AIM OF THE EXERCISE:
Please restate exactly what appears in the records below from the first line to the line where "00000020: 35 35" is, that line included.
Top of RECORDS TO PROCESS
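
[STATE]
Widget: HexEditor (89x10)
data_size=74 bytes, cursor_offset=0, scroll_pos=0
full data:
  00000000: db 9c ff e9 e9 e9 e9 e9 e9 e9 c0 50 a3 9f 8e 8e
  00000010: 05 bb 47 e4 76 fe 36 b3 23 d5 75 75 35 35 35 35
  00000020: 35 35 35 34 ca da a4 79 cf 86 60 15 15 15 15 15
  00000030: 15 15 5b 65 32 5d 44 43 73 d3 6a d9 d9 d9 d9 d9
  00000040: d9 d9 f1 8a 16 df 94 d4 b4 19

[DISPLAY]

00000000  DB 9c ff e9 e9 e9 e9 e9  e9 e9 c0 50 a3 9f 8e 8e  |...........P....|           
00000010  05 bb 47 e4 76 fe 36 b3  23 d5 75 75 35 35 35 35  |..G.v.6.#.uu5555|           
00000020  35 35 35 34 ca da a4 79  cf 86 60 15 15 15 15 15  |5554...y..`.....|           
00000030  15 15 5b 65 32 5d 44 43  73 d3 6a d9 d9 d9 d9 d9  |..[e2]DCs.j.....|           
00000040  d9 d9 f1 8a 16 df 94 d4  b4 19                    |..........      |           
                                                                                         
                                                                                         
                                                                                         
                                                                                         
                                                                                         


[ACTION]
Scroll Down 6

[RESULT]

00000040  d9 d9 f1 8a 16 df 94 d4  b4 19                    |..........      |           
                                                                                         
                                                                                         
                                                                                         
                                                                                         
                                                                                         
                                                                                         
                                                                                         
                                                                                         
                                                                                         


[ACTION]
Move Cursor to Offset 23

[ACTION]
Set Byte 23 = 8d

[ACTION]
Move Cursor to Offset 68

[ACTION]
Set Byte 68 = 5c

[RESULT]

00000040  d9 d9 f1 8a 5C df 94 d4  b4 19                    |....\.....      |           
                                                                                         
                                                                                         
                                                                                         
                                                                                         
                                                                                         
                                                                                         
                                                                                         
                                                                                         
                                                                                         


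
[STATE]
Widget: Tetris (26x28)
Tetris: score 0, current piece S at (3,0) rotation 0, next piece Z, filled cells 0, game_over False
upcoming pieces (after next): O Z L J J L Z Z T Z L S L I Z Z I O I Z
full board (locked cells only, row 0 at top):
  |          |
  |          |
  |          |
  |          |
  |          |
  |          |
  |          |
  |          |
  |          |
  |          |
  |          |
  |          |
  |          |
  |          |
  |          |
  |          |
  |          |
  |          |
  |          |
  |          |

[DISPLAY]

    ░░    │Next:          
   ░░     │▓▓             
          │ ▓▓            
          │               
          │               
          │               
          │Score:         
          │0              
          │               
          │               
          │               
          │               
          │               
          │               
          │               
          │               
          │               
          │               
          │               
          │               
          │               
          │               
          │               
          │               
          │               
          │               
          │               
          │               


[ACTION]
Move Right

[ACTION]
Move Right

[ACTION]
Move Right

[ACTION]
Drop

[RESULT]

          │Next:          
       ░░ │▓▓             
      ░░  │ ▓▓            
          │               
          │               
          │               
          │Score:         
          │0              
          │               
          │               
          │               
          │               
          │               
          │               
          │               
          │               
          │               
          │               
          │               
          │               
          │               
          │               
          │               
          │               
          │               
          │               
          │               
          │               


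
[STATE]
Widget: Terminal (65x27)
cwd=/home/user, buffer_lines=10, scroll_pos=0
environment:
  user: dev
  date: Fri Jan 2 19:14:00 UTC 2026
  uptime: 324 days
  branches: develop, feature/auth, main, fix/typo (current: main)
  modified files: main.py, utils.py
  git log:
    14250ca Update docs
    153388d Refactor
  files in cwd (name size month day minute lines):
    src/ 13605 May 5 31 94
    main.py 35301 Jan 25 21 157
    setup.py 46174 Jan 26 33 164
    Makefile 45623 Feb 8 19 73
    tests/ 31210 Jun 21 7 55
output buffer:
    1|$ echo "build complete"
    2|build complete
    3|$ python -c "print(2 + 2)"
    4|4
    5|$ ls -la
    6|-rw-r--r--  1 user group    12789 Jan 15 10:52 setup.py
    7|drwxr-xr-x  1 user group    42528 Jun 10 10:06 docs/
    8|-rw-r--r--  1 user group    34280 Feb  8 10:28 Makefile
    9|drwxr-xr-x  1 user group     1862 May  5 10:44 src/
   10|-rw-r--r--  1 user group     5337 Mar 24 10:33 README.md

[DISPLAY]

$ echo "build complete"                                          
build complete                                                   
$ python -c "print(2 + 2)"                                       
4                                                                
$ ls -la                                                         
-rw-r--r--  1 user group    12789 Jan 15 10:52 setup.py          
drwxr-xr-x  1 user group    42528 Jun 10 10:06 docs/             
-rw-r--r--  1 user group    34280 Feb  8 10:28 Makefile          
drwxr-xr-x  1 user group     1862 May  5 10:44 src/              
-rw-r--r--  1 user group     5337 Mar 24 10:33 README.md         
$ █                                                              
                                                                 
                                                                 
                                                                 
                                                                 
                                                                 
                                                                 
                                                                 
                                                                 
                                                                 
                                                                 
                                                                 
                                                                 
                                                                 
                                                                 
                                                                 
                                                                 


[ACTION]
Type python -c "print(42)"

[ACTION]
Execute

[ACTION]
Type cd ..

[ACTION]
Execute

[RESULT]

$ echo "build complete"                                          
build complete                                                   
$ python -c "print(2 + 2)"                                       
4                                                                
$ ls -la                                                         
-rw-r--r--  1 user group    12789 Jan 15 10:52 setup.py          
drwxr-xr-x  1 user group    42528 Jun 10 10:06 docs/             
-rw-r--r--  1 user group    34280 Feb  8 10:28 Makefile          
drwxr-xr-x  1 user group     1862 May  5 10:44 src/              
-rw-r--r--  1 user group     5337 Mar 24 10:33 README.md         
$ python -c "print(42)"                                          
42                                                               
$ cd ..                                                          
                                                                 
$ █                                                              
                                                                 
                                                                 
                                                                 
                                                                 
                                                                 
                                                                 
                                                                 
                                                                 
                                                                 
                                                                 
                                                                 
                                                                 


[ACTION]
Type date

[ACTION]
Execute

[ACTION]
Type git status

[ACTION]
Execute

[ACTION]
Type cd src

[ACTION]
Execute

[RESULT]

$ echo "build complete"                                          
build complete                                                   
$ python -c "print(2 + 2)"                                       
4                                                                
$ ls -la                                                         
-rw-r--r--  1 user group    12789 Jan 15 10:52 setup.py          
drwxr-xr-x  1 user group    42528 Jun 10 10:06 docs/             
-rw-r--r--  1 user group    34280 Feb  8 10:28 Makefile          
drwxr-xr-x  1 user group     1862 May  5 10:44 src/              
-rw-r--r--  1 user group     5337 Mar 24 10:33 README.md         
$ python -c "print(42)"                                          
42                                                               
$ cd ..                                                          
                                                                 
$ date                                                           
Fri Jan 2 19:14:00 UTC 2026                                      
$ git status                                                     
On branch main                                                   
Changes not staged for commit:                                   
                                                                 
        modified:   main.py                                      
        modified:   utils.py                                     
$ cd src                                                         
                                                                 
$ █                                                              
                                                                 
                                                                 


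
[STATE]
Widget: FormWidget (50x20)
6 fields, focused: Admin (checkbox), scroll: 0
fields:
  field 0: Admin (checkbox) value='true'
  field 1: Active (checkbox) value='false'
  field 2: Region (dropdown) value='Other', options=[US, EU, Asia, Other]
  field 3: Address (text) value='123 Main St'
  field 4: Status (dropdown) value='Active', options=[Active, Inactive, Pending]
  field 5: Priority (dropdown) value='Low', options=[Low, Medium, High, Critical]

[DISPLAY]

> Admin:      [x]                                 
  Active:     [ ]                                 
  Region:     [Other                            ▼]
  Address:    [123 Main St                       ]
  Status:     [Active                           ▼]
  Priority:   [Low                              ▼]
                                                  
                                                  
                                                  
                                                  
                                                  
                                                  
                                                  
                                                  
                                                  
                                                  
                                                  
                                                  
                                                  
                                                  


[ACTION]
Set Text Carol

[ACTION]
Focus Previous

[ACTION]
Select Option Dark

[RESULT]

  Admin:      [x]                                 
  Active:     [ ]                                 
  Region:     [Other                            ▼]
  Address:    [123 Main St                       ]
  Status:     [Active                           ▼]
> Priority:   [Low                              ▼]
                                                  
                                                  
                                                  
                                                  
                                                  
                                                  
                                                  
                                                  
                                                  
                                                  
                                                  
                                                  
                                                  
                                                  


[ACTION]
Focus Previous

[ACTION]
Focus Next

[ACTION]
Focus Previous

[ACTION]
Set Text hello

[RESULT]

  Admin:      [x]                                 
  Active:     [ ]                                 
  Region:     [Other                            ▼]
  Address:    [123 Main St                       ]
> Status:     [Active                           ▼]
  Priority:   [Low                              ▼]
                                                  
                                                  
                                                  
                                                  
                                                  
                                                  
                                                  
                                                  
                                                  
                                                  
                                                  
                                                  
                                                  
                                                  


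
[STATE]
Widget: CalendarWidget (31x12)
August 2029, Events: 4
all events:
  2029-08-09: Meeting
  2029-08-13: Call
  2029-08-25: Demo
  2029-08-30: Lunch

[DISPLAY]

          August 2029          
Mo Tu We Th Fr Sa Su           
       1  2  3  4  5           
 6  7  8  9* 10 11 12          
13* 14 15 16 17 18 19          
20 21 22 23 24 25* 26          
27 28 29 30* 31                
                               
                               
                               
                               
                               


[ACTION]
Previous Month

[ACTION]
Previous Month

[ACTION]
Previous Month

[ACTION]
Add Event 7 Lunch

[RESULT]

            May 2029           
Mo Tu We Th Fr Sa Su           
    1  2  3  4  5  6           
 7*  8  9 10 11 12 13          
14 15 16 17 18 19 20           
21 22 23 24 25 26 27           
28 29 30 31                    
                               
                               
                               
                               
                               


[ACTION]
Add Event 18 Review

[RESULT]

            May 2029           
Mo Tu We Th Fr Sa Su           
    1  2  3  4  5  6           
 7*  8  9 10 11 12 13          
14 15 16 17 18* 19 20          
21 22 23 24 25 26 27           
28 29 30 31                    
                               
                               
                               
                               
                               


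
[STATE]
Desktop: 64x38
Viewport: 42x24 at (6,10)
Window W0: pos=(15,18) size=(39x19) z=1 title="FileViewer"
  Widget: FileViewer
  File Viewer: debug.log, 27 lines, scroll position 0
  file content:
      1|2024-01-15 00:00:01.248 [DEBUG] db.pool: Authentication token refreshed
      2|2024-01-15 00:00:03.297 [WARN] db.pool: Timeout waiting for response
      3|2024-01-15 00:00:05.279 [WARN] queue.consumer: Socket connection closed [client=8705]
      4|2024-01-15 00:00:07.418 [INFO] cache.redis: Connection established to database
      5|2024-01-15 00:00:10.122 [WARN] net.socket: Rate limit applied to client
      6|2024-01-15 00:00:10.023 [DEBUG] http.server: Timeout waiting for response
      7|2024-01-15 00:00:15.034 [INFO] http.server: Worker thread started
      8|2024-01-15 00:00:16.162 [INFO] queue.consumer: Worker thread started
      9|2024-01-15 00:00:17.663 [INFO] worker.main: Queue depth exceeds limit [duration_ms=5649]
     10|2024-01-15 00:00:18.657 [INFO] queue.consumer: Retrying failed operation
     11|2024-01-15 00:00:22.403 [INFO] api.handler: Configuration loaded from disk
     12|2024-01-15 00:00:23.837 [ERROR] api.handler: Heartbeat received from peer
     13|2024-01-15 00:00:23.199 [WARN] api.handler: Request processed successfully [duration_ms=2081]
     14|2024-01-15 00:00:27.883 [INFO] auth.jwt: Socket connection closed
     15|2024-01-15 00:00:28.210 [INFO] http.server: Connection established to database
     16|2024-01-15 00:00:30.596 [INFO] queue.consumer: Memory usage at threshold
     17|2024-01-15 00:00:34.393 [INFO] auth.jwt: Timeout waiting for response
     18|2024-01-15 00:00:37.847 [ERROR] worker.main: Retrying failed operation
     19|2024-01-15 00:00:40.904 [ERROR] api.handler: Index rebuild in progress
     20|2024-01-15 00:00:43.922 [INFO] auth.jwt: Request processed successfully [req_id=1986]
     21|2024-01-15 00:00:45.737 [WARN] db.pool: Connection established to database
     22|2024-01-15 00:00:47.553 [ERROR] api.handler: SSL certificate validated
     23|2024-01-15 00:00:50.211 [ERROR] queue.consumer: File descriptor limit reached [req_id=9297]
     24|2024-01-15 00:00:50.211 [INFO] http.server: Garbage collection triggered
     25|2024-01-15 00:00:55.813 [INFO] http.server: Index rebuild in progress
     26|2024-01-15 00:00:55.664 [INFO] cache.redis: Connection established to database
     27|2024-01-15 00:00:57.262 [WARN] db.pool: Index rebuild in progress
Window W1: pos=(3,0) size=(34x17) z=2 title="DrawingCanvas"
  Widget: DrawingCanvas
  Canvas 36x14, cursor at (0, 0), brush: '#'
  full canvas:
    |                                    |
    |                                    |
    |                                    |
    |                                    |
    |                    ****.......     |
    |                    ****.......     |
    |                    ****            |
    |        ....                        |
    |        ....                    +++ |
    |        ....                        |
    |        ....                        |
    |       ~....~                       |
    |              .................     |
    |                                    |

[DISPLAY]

      ....                    ┃           
      ....                    ┃           
      ....                    ┃           
      ....                    ┃           
     ~....~                   ┃           
            ................. ┃           
━━━━━━━━━━━━━━━━━━━━━━━━━━━━━━┛           
                                          
         ┏━━━━━━━━━━━━━━━━━━━━━━━━━━━━━━━━
         ┃ FileViewer                     
         ┠────────────────────────────────
         ┃2024-01-15 00:00:01.248 [DEBUG] 
         ┃2024-01-15 00:00:03.297 [WARN] d
         ┃2024-01-15 00:00:05.279 [WARN] q
         ┃2024-01-15 00:00:07.418 [INFO] c
         ┃2024-01-15 00:00:10.122 [WARN] n
         ┃2024-01-15 00:00:10.023 [DEBUG] 
         ┃2024-01-15 00:00:15.034 [INFO] h
         ┃2024-01-15 00:00:16.162 [INFO] q
         ┃2024-01-15 00:00:17.663 [INFO] w
         ┃2024-01-15 00:00:18.657 [INFO] q
         ┃2024-01-15 00:00:22.403 [INFO] a
         ┃2024-01-15 00:00:23.837 [ERROR] 
         ┃2024-01-15 00:00:23.199 [WARN] a


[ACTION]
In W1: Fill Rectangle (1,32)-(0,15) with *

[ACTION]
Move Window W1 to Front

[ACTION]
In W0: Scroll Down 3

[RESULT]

      ....                    ┃           
      ....                    ┃           
      ....                    ┃           
      ....                    ┃           
     ~....~                   ┃           
            ................. ┃           
━━━━━━━━━━━━━━━━━━━━━━━━━━━━━━┛           
                                          
         ┏━━━━━━━━━━━━━━━━━━━━━━━━━━━━━━━━
         ┃ FileViewer                     
         ┠────────────────────────────────
         ┃2024-01-15 00:00:07.418 [INFO] c
         ┃2024-01-15 00:00:10.122 [WARN] n
         ┃2024-01-15 00:00:10.023 [DEBUG] 
         ┃2024-01-15 00:00:15.034 [INFO] h
         ┃2024-01-15 00:00:16.162 [INFO] q
         ┃2024-01-15 00:00:17.663 [INFO] w
         ┃2024-01-15 00:00:18.657 [INFO] q
         ┃2024-01-15 00:00:22.403 [INFO] a
         ┃2024-01-15 00:00:23.837 [ERROR] 
         ┃2024-01-15 00:00:23.199 [WARN] a
         ┃2024-01-15 00:00:27.883 [INFO] a
         ┃2024-01-15 00:00:28.210 [INFO] h
         ┃2024-01-15 00:00:30.596 [INFO] q


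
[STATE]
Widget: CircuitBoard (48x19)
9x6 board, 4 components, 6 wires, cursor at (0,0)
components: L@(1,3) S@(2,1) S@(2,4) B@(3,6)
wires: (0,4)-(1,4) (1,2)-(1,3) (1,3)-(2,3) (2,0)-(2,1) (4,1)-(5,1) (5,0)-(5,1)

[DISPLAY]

   0 1 2 3 4 5 6 7 8                            
0  [.]              ·                           
                    │                           
1           · ─ L   ·                           
                │                               
2   · ─ S       ·   S                           
                                                
3                           B                   
                                                
4       ·                                       
        │                                       
5   · ─ ·                                       
Cursor: (0,0)                                   
                                                
                                                
                                                
                                                
                                                
                                                


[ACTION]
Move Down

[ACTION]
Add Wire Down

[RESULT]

   0 1 2 3 4 5 6 7 8                            
0                   ·                           
                    │                           
1  [.]      · ─ L   ·                           
    │           │                               
2   · ─ S       ·   S                           
                                                
3                           B                   
                                                
4       ·                                       
        │                                       
5   · ─ ·                                       
Cursor: (1,0)                                   
                                                
                                                
                                                
                                                
                                                
                                                


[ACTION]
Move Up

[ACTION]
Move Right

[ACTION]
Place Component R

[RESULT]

   0 1 2 3 4 5 6 7 8                            
0      [R]          ·                           
                    │                           
1   ·       · ─ L   ·                           
    │           │                               
2   · ─ S       ·   S                           
                                                
3                           B                   
                                                
4       ·                                       
        │                                       
5   · ─ ·                                       
Cursor: (0,1)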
Bottom of RECORDS TO PROCESS
SOLUTION TO THIS EXERCISE:
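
[STATE]
Widget: HexEditor (89x10)
data_size=74 bytes, cursor_offset=0, scroll_pos=0
full data:
  00000000: db 9c ff e9 e9 e9 e9 e9 e9 e9 c0 50 a3 9f 8e 8e
  00000010: 05 bb 47 e4 76 fe 36 b3 23 d5 75 75 35 35 35 35
  00000020: 35 35 35 34 ca da a4 79 cf 86 60 15 15 15 15 15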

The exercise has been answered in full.